:: Dataset records
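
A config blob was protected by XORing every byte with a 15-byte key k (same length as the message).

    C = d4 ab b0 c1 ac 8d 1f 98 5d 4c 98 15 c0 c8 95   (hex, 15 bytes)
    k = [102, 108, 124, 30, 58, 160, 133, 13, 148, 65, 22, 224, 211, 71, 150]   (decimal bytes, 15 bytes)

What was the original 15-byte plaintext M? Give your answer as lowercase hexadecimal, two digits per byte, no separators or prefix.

d4 xor 66 = b2
ab xor 6c = c7
b0 xor 7c = cc
c1 xor 1e = df
ac xor 3a = 96
8d xor a0 = 2d
1f xor 85 = 9a
98 xor 0d = 95
5d xor 94 = c9
4c xor 41 = 0d
98 xor 16 = 8e
15 xor e0 = f5
c0 xor d3 = 13
c8 xor 47 = 8f
95 xor 96 = 03

b2c7ccdf962d9a95c90d8ef5138f03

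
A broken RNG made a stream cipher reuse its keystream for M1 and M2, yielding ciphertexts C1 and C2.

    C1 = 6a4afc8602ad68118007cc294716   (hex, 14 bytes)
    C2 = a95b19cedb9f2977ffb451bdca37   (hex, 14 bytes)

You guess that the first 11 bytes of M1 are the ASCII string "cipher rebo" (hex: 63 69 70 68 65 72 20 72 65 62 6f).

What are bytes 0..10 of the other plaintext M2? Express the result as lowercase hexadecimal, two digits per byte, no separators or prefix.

a0789520bc4061141ad1f2

First, C1 ⊕ C2 = (M1 ⊕ K) ⊕ (M2 ⊕ K) = M1 ⊕ M2, so the key drops out. Then M2 = (M1 ⊕ M2) ⊕ M1 over the first 11 bytes.
byte 0: (6a xor a9) xor 63 = c3 xor 63 = a0
byte 1: (4a xor 5b) xor 69 = 11 xor 69 = 78
byte 2: (fc xor 19) xor 70 = e5 xor 70 = 95
byte 3: (86 xor ce) xor 68 = 48 xor 68 = 20
byte 4: (02 xor db) xor 65 = d9 xor 65 = bc
byte 5: (ad xor 9f) xor 72 = 32 xor 72 = 40
byte 6: (68 xor 29) xor 20 = 41 xor 20 = 61
byte 7: (11 xor 77) xor 72 = 66 xor 72 = 14
byte 8: (80 xor ff) xor 65 = 7f xor 65 = 1a
byte 9: (07 xor b4) xor 62 = b3 xor 62 = d1
byte 10: (cc xor 51) xor 6f = 9d xor 6f = f2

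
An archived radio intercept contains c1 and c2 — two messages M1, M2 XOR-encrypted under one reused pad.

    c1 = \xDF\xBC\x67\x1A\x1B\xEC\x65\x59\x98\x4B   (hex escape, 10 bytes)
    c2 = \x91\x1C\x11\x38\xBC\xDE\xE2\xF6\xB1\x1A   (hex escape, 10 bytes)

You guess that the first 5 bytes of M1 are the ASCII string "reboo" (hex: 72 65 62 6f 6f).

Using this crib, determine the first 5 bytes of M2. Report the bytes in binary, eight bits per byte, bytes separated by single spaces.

00111100 11000101 00010100 01001101 11001000

First, c1 ⊕ c2 = (M1 ⊕ K) ⊕ (M2 ⊕ K) = M1 ⊕ M2, so the key drops out. Then M2 = (M1 ⊕ M2) ⊕ M1 over the first 5 bytes.
byte 0: (df ⊕ 91) ⊕ 72 = 4e ⊕ 72 = 3c
byte 1: (bc ⊕ 1c) ⊕ 65 = a0 ⊕ 65 = c5
byte 2: (67 ⊕ 11) ⊕ 62 = 76 ⊕ 62 = 14
byte 3: (1a ⊕ 38) ⊕ 6f = 22 ⊕ 6f = 4d
byte 4: (1b ⊕ bc) ⊕ 6f = a7 ⊕ 6f = c8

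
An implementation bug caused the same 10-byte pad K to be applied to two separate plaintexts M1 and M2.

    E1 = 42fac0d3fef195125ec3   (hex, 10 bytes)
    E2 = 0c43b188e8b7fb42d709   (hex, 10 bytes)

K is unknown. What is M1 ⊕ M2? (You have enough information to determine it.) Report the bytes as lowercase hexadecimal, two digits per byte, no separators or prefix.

4eb9715b16466e5089ca

E1 ⊕ E2 = (M1 ⊕ K) ⊕ (M2 ⊕ K) = M1 ⊕ M2 — the shared key cancels under XOR.
42 ^ 0c = 4e
fa ^ 43 = b9
c0 ^ b1 = 71
d3 ^ 88 = 5b
fe ^ e8 = 16
f1 ^ b7 = 46
95 ^ fb = 6e
12 ^ 42 = 50
5e ^ d7 = 89
c3 ^ 09 = ca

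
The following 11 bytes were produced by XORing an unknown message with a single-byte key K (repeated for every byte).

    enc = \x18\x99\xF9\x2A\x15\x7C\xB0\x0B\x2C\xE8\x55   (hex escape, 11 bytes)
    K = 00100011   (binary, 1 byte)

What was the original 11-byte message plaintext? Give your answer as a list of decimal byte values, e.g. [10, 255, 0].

[59, 186, 218, 9, 54, 95, 147, 40, 15, 203, 118]

The 1-byte key repeats, so the effective keystream is 23 23 23 23 23 23 23 23 23 23 23.
byte 0: 00011000 ⊕ 00100011 = 00111011
byte 1: 10011001 ⊕ 00100011 = 10111010
byte 2: 11111001 ⊕ 00100011 = 11011010
byte 3: 00101010 ⊕ 00100011 = 00001001
byte 4: 00010101 ⊕ 00100011 = 00110110
byte 5: 01111100 ⊕ 00100011 = 01011111
byte 6: 10110000 ⊕ 00100011 = 10010011
byte 7: 00001011 ⊕ 00100011 = 00101000
byte 8: 00101100 ⊕ 00100011 = 00001111
byte 9: 11101000 ⊕ 00100011 = 11001011
byte 10: 01010101 ⊕ 00100011 = 01110110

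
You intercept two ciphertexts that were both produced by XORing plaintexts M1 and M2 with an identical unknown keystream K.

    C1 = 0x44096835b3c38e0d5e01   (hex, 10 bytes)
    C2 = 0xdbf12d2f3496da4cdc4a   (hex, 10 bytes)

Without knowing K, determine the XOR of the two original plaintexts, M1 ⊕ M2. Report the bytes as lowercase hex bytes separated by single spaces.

9f f8 45 1a 87 55 54 41 82 4b

C1 ⊕ C2 = (M1 ⊕ K) ⊕ (M2 ⊕ K) = M1 ⊕ M2 — the shared key cancels under XOR.
44 xor db = 9f
09 xor f1 = f8
68 xor 2d = 45
35 xor 2f = 1a
b3 xor 34 = 87
c3 xor 96 = 55
8e xor da = 54
0d xor 4c = 41
5e xor dc = 82
01 xor 4a = 4b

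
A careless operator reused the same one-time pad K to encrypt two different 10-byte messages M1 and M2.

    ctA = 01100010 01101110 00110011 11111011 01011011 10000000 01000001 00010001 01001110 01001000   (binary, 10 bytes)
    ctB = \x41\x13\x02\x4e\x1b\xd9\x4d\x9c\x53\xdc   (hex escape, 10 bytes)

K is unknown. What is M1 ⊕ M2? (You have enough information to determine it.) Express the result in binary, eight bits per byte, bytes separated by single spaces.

ctA ⊕ ctB = (M1 ⊕ K) ⊕ (M2 ⊕ K) = M1 ⊕ M2 — the shared key cancels under XOR.
62 xor 41 = 23
6e xor 13 = 7d
33 xor 02 = 31
fb xor 4e = b5
5b xor 1b = 40
80 xor d9 = 59
41 xor 4d = 0c
11 xor 9c = 8d
4e xor 53 = 1d
48 xor dc = 94

00100011 01111101 00110001 10110101 01000000 01011001 00001100 10001101 00011101 10010100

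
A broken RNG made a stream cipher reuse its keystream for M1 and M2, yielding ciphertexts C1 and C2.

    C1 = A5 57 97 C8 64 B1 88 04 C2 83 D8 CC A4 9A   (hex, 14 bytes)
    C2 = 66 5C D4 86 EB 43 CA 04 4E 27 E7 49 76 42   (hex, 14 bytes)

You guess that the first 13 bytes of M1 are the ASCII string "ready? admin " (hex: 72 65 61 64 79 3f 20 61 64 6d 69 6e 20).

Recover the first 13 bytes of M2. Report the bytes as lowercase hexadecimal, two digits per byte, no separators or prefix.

First, C1 ⊕ C2 = (M1 ⊕ K) ⊕ (M2 ⊕ K) = M1 ⊕ M2, so the key drops out. Then M2 = (M1 ⊕ M2) ⊕ M1 over the first 13 bytes.
byte 0: (a5 ⊕ 66) ⊕ 72 = c3 ⊕ 72 = b1
byte 1: (57 ⊕ 5c) ⊕ 65 = 0b ⊕ 65 = 6e
byte 2: (97 ⊕ d4) ⊕ 61 = 43 ⊕ 61 = 22
byte 3: (c8 ⊕ 86) ⊕ 64 = 4e ⊕ 64 = 2a
byte 4: (64 ⊕ eb) ⊕ 79 = 8f ⊕ 79 = f6
byte 5: (b1 ⊕ 43) ⊕ 3f = f2 ⊕ 3f = cd
byte 6: (88 ⊕ ca) ⊕ 20 = 42 ⊕ 20 = 62
byte 7: (04 ⊕ 04) ⊕ 61 = 00 ⊕ 61 = 61
byte 8: (c2 ⊕ 4e) ⊕ 64 = 8c ⊕ 64 = e8
byte 9: (83 ⊕ 27) ⊕ 6d = a4 ⊕ 6d = c9
byte 10: (d8 ⊕ e7) ⊕ 69 = 3f ⊕ 69 = 56
byte 11: (cc ⊕ 49) ⊕ 6e = 85 ⊕ 6e = eb
byte 12: (a4 ⊕ 76) ⊕ 20 = d2 ⊕ 20 = f2

b16e222af6cd6261e8c956ebf2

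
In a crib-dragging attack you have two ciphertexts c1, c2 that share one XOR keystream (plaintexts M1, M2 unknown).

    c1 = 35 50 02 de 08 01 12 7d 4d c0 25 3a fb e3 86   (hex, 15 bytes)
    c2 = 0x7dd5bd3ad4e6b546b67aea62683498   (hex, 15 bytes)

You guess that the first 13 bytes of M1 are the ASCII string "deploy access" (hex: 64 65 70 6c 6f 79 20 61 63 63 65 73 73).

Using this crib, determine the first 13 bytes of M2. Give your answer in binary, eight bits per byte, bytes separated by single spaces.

First, c1 ⊕ c2 = (M1 ⊕ K) ⊕ (M2 ⊕ K) = M1 ⊕ M2, so the key drops out. Then M2 = (M1 ⊕ M2) ⊕ M1 over the first 13 bytes.
byte 0: (35 XOR 7d) XOR 64 = 48 XOR 64 = 2c
byte 1: (50 XOR d5) XOR 65 = 85 XOR 65 = e0
byte 2: (02 XOR bd) XOR 70 = bf XOR 70 = cf
byte 3: (de XOR 3a) XOR 6c = e4 XOR 6c = 88
byte 4: (08 XOR d4) XOR 6f = dc XOR 6f = b3
byte 5: (01 XOR e6) XOR 79 = e7 XOR 79 = 9e
byte 6: (12 XOR b5) XOR 20 = a7 XOR 20 = 87
byte 7: (7d XOR 46) XOR 61 = 3b XOR 61 = 5a
byte 8: (4d XOR b6) XOR 63 = fb XOR 63 = 98
byte 9: (c0 XOR 7a) XOR 63 = ba XOR 63 = d9
byte 10: (25 XOR ea) XOR 65 = cf XOR 65 = aa
byte 11: (3a XOR 62) XOR 73 = 58 XOR 73 = 2b
byte 12: (fb XOR 68) XOR 73 = 93 XOR 73 = e0

00101100 11100000 11001111 10001000 10110011 10011110 10000111 01011010 10011000 11011001 10101010 00101011 11100000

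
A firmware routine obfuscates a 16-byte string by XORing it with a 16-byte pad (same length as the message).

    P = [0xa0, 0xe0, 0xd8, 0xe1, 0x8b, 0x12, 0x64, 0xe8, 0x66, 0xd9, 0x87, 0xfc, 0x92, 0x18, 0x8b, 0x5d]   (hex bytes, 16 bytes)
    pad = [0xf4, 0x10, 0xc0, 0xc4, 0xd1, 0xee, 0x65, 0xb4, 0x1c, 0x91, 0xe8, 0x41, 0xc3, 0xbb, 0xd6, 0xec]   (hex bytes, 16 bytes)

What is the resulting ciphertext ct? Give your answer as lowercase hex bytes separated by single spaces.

a0 ⊕ f4 = 54
e0 ⊕ 10 = f0
d8 ⊕ c0 = 18
e1 ⊕ c4 = 25
8b ⊕ d1 = 5a
12 ⊕ ee = fc
64 ⊕ 65 = 01
e8 ⊕ b4 = 5c
66 ⊕ 1c = 7a
d9 ⊕ 91 = 48
87 ⊕ e8 = 6f
fc ⊕ 41 = bd
92 ⊕ c3 = 51
18 ⊕ bb = a3
8b ⊕ d6 = 5d
5d ⊕ ec = b1

54 f0 18 25 5a fc 01 5c 7a 48 6f bd 51 a3 5d b1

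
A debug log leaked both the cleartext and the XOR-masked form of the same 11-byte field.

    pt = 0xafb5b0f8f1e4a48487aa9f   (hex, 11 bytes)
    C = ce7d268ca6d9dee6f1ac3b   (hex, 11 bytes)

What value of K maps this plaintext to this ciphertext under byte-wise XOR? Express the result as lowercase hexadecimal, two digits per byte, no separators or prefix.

Since C = pt ⊕ K, XORing both sides with pt gives K = pt ⊕ C.
175 ^ 206 =  97
181 ^ 125 = 200
176 ^  38 = 150
248 ^ 140 = 116
241 ^ 166 =  87
228 ^ 217 =  61
164 ^ 222 = 122
132 ^ 230 =  98
135 ^ 241 = 118
170 ^ 172 =   6
159 ^  59 = 164

61c89674573d7a627606a4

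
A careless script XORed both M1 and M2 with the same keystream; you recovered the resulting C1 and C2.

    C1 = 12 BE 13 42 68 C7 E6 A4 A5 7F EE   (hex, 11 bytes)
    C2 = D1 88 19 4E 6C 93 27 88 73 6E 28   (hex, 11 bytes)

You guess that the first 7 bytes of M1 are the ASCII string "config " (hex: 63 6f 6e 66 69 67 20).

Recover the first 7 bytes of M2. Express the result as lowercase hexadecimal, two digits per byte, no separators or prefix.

a059646a6d33e1

First, C1 ⊕ C2 = (M1 ⊕ K) ⊕ (M2 ⊕ K) = M1 ⊕ M2, so the key drops out. Then M2 = (M1 ⊕ M2) ⊕ M1 over the first 7 bytes.
byte 0: (12 xor d1) xor 63 = c3 xor 63 = a0
byte 1: (be xor 88) xor 6f = 36 xor 6f = 59
byte 2: (13 xor 19) xor 6e = 0a xor 6e = 64
byte 3: (42 xor 4e) xor 66 = 0c xor 66 = 6a
byte 4: (68 xor 6c) xor 69 = 04 xor 69 = 6d
byte 5: (c7 xor 93) xor 67 = 54 xor 67 = 33
byte 6: (e6 xor 27) xor 20 = c1 xor 20 = e1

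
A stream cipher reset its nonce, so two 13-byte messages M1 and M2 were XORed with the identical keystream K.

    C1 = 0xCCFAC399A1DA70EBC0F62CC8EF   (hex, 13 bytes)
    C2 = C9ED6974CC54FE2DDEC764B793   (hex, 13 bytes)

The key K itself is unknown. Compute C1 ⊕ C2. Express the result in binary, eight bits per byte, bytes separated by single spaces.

00000101 00010111 10101010 11101101 01101101 10001110 10001110 11000110 00011110 00110001 01001000 01111111 01111100

C1 ⊕ C2 = (M1 ⊕ K) ⊕ (M2 ⊕ K) = M1 ⊕ M2 — the shared key cancels under XOR.
cc ⊕ c9 = 05
fa ⊕ ed = 17
c3 ⊕ 69 = aa
99 ⊕ 74 = ed
a1 ⊕ cc = 6d
da ⊕ 54 = 8e
70 ⊕ fe = 8e
eb ⊕ 2d = c6
c0 ⊕ de = 1e
f6 ⊕ c7 = 31
2c ⊕ 64 = 48
c8 ⊕ b7 = 7f
ef ⊕ 93 = 7c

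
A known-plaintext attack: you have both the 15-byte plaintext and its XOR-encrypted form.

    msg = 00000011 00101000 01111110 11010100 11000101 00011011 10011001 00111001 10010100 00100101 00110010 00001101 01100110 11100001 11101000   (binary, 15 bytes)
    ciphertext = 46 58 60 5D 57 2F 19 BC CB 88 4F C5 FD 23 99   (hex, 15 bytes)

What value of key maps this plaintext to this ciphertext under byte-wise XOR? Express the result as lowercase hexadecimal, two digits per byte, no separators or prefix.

45701e89923480855fad7dc89bc271

Since ciphertext = msg ⊕ key, XORing both sides with msg gives key = msg ⊕ ciphertext.
03 XOR 46 = 45
28 XOR 58 = 70
7e XOR 60 = 1e
d4 XOR 5d = 89
c5 XOR 57 = 92
1b XOR 2f = 34
99 XOR 19 = 80
39 XOR bc = 85
94 XOR cb = 5f
25 XOR 88 = ad
32 XOR 4f = 7d
0d XOR c5 = c8
66 XOR fd = 9b
e1 XOR 23 = c2
e8 XOR 99 = 71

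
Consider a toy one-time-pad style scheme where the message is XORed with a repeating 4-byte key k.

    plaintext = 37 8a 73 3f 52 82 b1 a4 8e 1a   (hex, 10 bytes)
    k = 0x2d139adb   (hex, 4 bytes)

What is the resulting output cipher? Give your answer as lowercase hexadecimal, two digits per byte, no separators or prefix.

1a99e9e47f912b7fa309

The 4-byte key repeats, so the effective keystream is 2d 13 9a db 2d 13 9a db 2d 13.
byte 0:  55 ^  45 =  26
byte 1: 138 ^  19 = 153
byte 2: 115 ^ 154 = 233
byte 3:  63 ^ 219 = 228
byte 4:  82 ^  45 = 127
byte 5: 130 ^  19 = 145
byte 6: 177 ^ 154 =  43
byte 7: 164 ^ 219 = 127
byte 8: 142 ^  45 = 163
byte 9:  26 ^  19 =   9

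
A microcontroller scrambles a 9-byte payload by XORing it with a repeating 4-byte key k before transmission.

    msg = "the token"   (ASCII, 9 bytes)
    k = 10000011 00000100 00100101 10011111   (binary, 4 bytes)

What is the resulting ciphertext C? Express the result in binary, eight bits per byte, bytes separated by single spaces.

11110111 01101100 01000000 10111111 11110111 01101011 01001110 11111010 11101101

The 4-byte key repeats, so the effective keystream is 83 04 25 9f 83 04 25 9f 83.
byte 0: 74 ^ 83 = f7
byte 1: 68 ^ 04 = 6c
byte 2: 65 ^ 25 = 40
byte 3: 20 ^ 9f = bf
byte 4: 74 ^ 83 = f7
byte 5: 6f ^ 04 = 6b
byte 6: 6b ^ 25 = 4e
byte 7: 65 ^ 9f = fa
byte 8: 6e ^ 83 = ed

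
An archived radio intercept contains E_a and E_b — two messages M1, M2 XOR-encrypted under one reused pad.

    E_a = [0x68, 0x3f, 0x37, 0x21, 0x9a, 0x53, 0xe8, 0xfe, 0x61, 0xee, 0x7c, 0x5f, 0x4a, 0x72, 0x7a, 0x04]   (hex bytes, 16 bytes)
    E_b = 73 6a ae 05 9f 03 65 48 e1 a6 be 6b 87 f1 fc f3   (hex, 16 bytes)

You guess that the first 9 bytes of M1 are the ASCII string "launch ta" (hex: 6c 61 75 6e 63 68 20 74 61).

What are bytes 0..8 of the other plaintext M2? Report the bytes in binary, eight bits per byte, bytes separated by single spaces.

First, E_a ⊕ E_b = (M1 ⊕ K) ⊕ (M2 ⊕ K) = M1 ⊕ M2, so the key drops out. Then M2 = (M1 ⊕ M2) ⊕ M1 over the first 9 bytes.
byte 0: (68 ⊕ 73) ⊕ 6c = 1b ⊕ 6c = 77
byte 1: (3f ⊕ 6a) ⊕ 61 = 55 ⊕ 61 = 34
byte 2: (37 ⊕ ae) ⊕ 75 = 99 ⊕ 75 = ec
byte 3: (21 ⊕ 05) ⊕ 6e = 24 ⊕ 6e = 4a
byte 4: (9a ⊕ 9f) ⊕ 63 = 05 ⊕ 63 = 66
byte 5: (53 ⊕ 03) ⊕ 68 = 50 ⊕ 68 = 38
byte 6: (e8 ⊕ 65) ⊕ 20 = 8d ⊕ 20 = ad
byte 7: (fe ⊕ 48) ⊕ 74 = b6 ⊕ 74 = c2
byte 8: (61 ⊕ e1) ⊕ 61 = 80 ⊕ 61 = e1

01110111 00110100 11101100 01001010 01100110 00111000 10101101 11000010 11100001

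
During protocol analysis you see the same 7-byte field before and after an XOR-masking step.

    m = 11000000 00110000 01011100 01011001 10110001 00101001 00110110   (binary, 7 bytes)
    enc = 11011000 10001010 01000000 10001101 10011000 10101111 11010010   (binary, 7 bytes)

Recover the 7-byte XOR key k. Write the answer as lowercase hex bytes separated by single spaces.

Since enc = m ⊕ k, XORing both sides with m gives k = m ⊕ enc.
c0 ^ d8 = 18
30 ^ 8a = ba
5c ^ 40 = 1c
59 ^ 8d = d4
b1 ^ 98 = 29
29 ^ af = 86
36 ^ d2 = e4

18 ba 1c d4 29 86 e4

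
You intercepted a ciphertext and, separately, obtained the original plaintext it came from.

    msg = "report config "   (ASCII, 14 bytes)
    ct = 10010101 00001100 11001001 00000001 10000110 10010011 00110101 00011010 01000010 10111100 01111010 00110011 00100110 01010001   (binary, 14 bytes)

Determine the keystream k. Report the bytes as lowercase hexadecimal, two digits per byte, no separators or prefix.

e769b96ef4e715792dd21c5a4171

Since ct = msg ⊕ k, XORing both sides with msg gives k = msg ⊕ ct.
byte 0: 01110010 XOR 10010101 = 11100111
byte 1: 01100101 XOR 00001100 = 01101001
byte 2: 01110000 XOR 11001001 = 10111001
byte 3: 01101111 XOR 00000001 = 01101110
byte 4: 01110010 XOR 10000110 = 11110100
byte 5: 01110100 XOR 10010011 = 11100111
byte 6: 00100000 XOR 00110101 = 00010101
byte 7: 01100011 XOR 00011010 = 01111001
byte 8: 01101111 XOR 01000010 = 00101101
byte 9: 01101110 XOR 10111100 = 11010010
byte 10: 01100110 XOR 01111010 = 00011100
byte 11: 01101001 XOR 00110011 = 01011010
byte 12: 01100111 XOR 00100110 = 01000001
byte 13: 00100000 XOR 01010001 = 01110001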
::::
■ What to work on ■
Using the entries shown above, reproduce verbatim the lines from the line bearing "C2 = 66 5C D4" to the line bearing "63 65 73 73).", inclusive.

■ Exercise response ■
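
    C2 = 66 5C D4 86 EB 43 CA 04 4E 27 E7 49 76 42   (hex, 14 bytes)

You guess that the first 13 bytes of M1 are the ASCII string "ready? admin " (hex: 72 65 61 64 79 3f 20 61 64 6d 69 6e 20).

Recover the first 13 bytes of M2. Report the bytes as lowercase hexadecimal, two digits per byte, no separators or prefix.

First, C1 ⊕ C2 = (M1 ⊕ K) ⊕ (M2 ⊕ K) = M1 ⊕ M2, so the key drops out. Then M2 = (M1 ⊕ M2) ⊕ M1 over the first 13 bytes.
byte 0: (a5 ⊕ 66) ⊕ 72 = c3 ⊕ 72 = b1
byte 1: (57 ⊕ 5c) ⊕ 65 = 0b ⊕ 65 = 6e
byte 2: (97 ⊕ d4) ⊕ 61 = 43 ⊕ 61 = 22
byte 3: (c8 ⊕ 86) ⊕ 64 = 4e ⊕ 64 = 2a
byte 4: (64 ⊕ eb) ⊕ 79 = 8f ⊕ 79 = f6
byte 5: (b1 ⊕ 43) ⊕ 3f = f2 ⊕ 3f = cd
byte 6: (88 ⊕ ca) ⊕ 20 = 42 ⊕ 20 = 62
byte 7: (04 ⊕ 04) ⊕ 61 = 00 ⊕ 61 = 61
byte 8: (c2 ⊕ 4e) ⊕ 64 = 8c ⊕ 64 = e8
byte 9: (83 ⊕ 27) ⊕ 6d = a4 ⊕ 6d = c9
byte 10: (d8 ⊕ e7) ⊕ 69 = 3f ⊕ 69 = 56
byte 11: (cc ⊕ 49) ⊕ 6e = 85 ⊕ 6e = eb
byte 12: (a4 ⊕ 76) ⊕ 20 = d2 ⊕ 20 = f2

b16e222af6cd6261e8c956ebf2

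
In a crib-dragging attack you have two ciphertexts c1, c2 that share one XOR keystream (plaintexts M1, M2 unknown).

    c1 = 35 50 02 de 08 01 12 7d 4d c0 25 3a fb e3 86   (hex, 15 bytes)
    c2 = 0x7dd5bd3ad4e6b546b67aea62683498   (hex, 15 bytes)

You guess that the first 13 bytes of M1 are the ASCII string "deploy access" (hex: 64 65 70 6c 6f 79 20 61 63 63 65 73 73).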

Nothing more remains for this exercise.